▸ THE TASK: In the records below, count each line where the word "Consider" appears, and reply with that number only.
----
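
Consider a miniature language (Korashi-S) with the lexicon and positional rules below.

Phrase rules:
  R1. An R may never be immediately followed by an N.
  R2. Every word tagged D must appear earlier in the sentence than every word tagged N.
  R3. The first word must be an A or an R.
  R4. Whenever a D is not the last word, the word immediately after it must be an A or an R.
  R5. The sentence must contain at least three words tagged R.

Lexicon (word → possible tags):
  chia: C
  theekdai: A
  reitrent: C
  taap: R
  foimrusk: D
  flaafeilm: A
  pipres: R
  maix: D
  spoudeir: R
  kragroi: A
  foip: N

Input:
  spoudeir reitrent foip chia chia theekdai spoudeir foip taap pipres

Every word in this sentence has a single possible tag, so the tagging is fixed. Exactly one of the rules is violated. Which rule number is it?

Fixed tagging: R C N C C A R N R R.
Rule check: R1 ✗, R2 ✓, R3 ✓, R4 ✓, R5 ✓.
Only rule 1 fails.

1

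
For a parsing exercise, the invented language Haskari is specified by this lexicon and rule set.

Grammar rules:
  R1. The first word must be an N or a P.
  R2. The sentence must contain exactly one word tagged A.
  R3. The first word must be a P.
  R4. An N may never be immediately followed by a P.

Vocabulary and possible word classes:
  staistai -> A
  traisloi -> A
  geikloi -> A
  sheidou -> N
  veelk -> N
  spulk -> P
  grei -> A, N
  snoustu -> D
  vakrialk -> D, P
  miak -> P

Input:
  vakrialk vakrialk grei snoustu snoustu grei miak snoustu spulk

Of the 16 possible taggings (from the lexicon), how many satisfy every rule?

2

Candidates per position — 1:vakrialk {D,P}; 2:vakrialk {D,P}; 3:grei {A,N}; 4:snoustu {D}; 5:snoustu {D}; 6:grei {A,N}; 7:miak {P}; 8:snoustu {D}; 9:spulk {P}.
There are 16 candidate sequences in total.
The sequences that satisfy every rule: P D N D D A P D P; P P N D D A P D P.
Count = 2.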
----
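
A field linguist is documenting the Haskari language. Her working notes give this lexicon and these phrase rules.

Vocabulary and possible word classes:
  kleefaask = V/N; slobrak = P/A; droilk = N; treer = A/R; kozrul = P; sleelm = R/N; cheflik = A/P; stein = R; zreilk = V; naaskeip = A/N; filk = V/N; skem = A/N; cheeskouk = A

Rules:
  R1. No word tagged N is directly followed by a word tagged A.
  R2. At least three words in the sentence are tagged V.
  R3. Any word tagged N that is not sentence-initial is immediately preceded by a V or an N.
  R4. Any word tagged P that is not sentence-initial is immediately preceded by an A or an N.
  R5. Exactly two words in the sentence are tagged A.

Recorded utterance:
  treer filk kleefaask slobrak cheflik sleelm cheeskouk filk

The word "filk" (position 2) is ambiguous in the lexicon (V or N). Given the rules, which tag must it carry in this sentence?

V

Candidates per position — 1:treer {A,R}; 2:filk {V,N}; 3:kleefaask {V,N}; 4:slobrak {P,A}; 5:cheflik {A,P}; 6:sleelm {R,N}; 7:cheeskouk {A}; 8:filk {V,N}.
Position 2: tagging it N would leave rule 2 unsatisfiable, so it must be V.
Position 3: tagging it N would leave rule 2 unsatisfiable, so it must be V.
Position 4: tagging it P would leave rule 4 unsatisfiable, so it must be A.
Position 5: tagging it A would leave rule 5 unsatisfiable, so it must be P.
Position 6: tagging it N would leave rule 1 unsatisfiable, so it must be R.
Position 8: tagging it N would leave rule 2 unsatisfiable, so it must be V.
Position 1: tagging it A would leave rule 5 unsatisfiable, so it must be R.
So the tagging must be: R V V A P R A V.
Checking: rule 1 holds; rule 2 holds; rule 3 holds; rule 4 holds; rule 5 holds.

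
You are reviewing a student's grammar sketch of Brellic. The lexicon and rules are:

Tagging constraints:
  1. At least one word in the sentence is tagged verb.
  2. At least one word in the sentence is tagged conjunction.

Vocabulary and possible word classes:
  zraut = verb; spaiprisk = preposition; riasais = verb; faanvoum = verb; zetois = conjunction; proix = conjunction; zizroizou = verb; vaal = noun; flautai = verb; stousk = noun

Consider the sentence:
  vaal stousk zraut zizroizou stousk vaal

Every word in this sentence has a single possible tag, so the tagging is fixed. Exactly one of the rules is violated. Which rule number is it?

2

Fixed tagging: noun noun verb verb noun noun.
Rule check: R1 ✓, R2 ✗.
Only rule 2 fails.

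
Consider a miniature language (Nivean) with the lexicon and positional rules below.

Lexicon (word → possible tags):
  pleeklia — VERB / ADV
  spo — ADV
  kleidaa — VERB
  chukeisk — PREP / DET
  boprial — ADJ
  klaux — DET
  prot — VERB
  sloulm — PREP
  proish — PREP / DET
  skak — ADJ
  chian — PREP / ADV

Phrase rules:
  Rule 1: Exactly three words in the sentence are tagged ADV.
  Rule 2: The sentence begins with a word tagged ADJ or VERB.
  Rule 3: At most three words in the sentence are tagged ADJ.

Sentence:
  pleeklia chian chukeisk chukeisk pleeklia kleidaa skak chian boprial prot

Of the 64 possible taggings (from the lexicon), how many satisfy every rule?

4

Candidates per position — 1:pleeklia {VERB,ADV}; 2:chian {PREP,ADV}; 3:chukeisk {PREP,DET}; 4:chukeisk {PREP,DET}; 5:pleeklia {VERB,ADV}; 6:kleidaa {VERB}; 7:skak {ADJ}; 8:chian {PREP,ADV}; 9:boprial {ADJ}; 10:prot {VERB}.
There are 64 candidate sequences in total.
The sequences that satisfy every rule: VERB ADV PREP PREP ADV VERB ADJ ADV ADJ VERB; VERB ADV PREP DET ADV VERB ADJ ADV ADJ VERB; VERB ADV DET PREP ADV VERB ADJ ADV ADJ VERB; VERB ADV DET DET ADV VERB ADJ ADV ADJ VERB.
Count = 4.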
----
▸ ANSWER TO THE PROBLEM: 3